Could you return every record below exactly as it is written?
▼▼▼
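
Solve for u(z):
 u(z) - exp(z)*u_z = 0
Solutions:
 u(z) = C1*exp(-exp(-z))


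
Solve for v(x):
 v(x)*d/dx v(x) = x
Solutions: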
▲▲▲
YOUR SOLUTION =
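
Solve for u(z):
 u(z) - exp(z)*u_z = 0
Solutions:
 u(z) = C1*exp(-exp(-z))


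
Solve for v(x):
 v(x)*d/dx v(x) = x
Solutions: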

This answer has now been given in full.